> _ACTIVITY_: Tally every line below where "occupied" appears, then report the total alone.
── RECORDED DATA ──
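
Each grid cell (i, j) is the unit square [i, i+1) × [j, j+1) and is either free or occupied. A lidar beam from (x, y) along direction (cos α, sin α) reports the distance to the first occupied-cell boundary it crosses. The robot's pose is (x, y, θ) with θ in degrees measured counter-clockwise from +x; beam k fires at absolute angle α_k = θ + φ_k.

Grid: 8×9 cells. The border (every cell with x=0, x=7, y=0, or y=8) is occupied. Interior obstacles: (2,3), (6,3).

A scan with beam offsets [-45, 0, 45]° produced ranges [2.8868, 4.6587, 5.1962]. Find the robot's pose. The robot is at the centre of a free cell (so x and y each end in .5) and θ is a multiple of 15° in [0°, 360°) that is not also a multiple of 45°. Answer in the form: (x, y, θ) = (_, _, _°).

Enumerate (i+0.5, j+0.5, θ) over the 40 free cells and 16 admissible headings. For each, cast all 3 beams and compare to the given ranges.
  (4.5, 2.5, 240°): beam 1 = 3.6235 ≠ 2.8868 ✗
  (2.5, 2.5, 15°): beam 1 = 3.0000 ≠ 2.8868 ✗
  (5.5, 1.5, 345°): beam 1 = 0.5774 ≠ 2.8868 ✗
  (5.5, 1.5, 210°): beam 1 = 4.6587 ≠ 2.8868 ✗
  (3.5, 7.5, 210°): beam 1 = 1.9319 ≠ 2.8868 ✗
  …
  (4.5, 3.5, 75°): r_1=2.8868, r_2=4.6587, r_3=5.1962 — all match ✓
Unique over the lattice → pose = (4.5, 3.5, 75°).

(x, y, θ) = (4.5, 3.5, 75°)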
───
── RECORDED DATA ──
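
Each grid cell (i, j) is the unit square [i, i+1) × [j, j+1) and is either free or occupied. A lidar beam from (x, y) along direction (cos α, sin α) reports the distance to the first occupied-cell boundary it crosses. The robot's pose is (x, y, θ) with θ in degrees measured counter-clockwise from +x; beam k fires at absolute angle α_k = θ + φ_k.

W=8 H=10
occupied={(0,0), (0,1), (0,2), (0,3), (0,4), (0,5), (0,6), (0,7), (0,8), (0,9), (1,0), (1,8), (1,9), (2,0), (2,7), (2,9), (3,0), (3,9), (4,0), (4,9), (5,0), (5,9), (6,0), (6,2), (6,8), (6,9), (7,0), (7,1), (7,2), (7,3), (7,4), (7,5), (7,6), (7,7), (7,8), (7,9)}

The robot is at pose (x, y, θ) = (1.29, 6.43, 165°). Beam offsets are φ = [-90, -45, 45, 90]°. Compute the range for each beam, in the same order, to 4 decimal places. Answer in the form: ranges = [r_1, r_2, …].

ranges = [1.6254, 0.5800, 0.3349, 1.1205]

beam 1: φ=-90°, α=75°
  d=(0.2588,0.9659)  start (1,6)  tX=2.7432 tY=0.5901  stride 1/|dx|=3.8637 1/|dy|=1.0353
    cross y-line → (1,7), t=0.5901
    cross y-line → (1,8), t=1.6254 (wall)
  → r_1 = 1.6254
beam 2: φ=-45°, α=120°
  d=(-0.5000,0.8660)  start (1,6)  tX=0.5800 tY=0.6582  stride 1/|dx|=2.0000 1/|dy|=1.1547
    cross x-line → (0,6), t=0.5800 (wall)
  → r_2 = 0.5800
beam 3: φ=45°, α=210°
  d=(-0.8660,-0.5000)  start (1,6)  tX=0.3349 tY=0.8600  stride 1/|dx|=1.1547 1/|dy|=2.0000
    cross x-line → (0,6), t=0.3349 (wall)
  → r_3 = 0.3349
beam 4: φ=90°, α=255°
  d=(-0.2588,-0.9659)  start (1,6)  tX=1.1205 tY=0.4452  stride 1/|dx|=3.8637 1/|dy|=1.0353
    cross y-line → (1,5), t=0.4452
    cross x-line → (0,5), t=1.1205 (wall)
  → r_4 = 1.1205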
───
> _EXPECTED ANSWER_: 4